= REQUIRED WORK =
Whenever the string "fastest" appears in a line below, please copy the line out.

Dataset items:
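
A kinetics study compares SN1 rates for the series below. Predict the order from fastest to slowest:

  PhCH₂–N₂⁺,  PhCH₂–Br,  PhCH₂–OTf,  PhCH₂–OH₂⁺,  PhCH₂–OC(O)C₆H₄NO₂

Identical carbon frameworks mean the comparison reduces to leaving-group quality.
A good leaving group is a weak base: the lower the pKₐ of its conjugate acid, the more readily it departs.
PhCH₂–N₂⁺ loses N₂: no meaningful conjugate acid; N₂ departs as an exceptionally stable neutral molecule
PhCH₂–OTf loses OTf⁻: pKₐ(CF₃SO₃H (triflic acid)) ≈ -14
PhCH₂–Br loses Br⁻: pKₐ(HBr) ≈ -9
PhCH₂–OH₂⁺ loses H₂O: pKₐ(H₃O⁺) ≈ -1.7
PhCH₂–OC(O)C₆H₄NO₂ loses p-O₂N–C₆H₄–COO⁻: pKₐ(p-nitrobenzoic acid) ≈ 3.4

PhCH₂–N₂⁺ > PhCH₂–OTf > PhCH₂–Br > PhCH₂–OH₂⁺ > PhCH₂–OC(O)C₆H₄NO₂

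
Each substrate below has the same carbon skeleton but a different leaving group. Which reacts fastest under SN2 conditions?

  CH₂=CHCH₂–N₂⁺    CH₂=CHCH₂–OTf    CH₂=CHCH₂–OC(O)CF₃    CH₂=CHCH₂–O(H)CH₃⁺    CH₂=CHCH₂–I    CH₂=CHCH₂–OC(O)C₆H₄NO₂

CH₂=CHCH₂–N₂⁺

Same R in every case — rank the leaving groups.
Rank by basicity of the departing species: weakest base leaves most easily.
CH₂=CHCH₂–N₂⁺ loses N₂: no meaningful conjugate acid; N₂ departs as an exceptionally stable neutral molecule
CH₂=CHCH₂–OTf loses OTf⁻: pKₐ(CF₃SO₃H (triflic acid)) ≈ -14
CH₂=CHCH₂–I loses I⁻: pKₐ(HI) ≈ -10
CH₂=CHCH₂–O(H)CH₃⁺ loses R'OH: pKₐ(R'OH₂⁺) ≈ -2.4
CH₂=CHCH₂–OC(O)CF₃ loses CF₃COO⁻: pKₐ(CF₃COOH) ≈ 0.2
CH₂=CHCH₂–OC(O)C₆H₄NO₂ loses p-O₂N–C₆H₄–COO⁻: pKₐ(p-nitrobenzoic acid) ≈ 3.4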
==
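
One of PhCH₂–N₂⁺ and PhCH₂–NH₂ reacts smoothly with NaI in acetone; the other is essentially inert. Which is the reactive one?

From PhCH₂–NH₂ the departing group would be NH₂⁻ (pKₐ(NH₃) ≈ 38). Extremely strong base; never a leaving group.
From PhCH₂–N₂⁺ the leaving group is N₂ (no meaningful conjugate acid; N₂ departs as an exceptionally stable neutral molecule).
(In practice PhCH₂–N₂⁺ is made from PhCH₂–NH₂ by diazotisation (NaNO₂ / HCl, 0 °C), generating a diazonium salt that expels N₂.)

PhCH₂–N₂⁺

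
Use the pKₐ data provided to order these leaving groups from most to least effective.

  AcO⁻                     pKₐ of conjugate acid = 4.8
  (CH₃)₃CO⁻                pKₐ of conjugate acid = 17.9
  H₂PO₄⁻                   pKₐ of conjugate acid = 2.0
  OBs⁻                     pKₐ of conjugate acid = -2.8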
* * *
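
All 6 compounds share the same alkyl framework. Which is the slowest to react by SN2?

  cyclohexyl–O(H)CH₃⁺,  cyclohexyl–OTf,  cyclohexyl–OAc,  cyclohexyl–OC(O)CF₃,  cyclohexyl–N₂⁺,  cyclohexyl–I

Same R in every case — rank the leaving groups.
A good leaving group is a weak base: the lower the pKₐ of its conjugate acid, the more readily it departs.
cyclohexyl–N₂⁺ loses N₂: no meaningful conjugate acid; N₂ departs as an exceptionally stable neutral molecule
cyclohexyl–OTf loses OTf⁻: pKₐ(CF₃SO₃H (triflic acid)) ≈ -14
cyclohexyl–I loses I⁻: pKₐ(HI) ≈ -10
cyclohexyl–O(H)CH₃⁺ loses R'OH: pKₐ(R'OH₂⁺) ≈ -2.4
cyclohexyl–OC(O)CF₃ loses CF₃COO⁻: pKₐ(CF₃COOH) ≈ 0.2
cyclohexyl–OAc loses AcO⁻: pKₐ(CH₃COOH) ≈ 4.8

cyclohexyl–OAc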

= TASK OUTPUT =
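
A kinetics study compares SN1 rates for the series below. Predict the order from fastest to slowest:
Each substrate below has the same carbon skeleton but a different leaving group. Which reacts fastest under SN2 conditions?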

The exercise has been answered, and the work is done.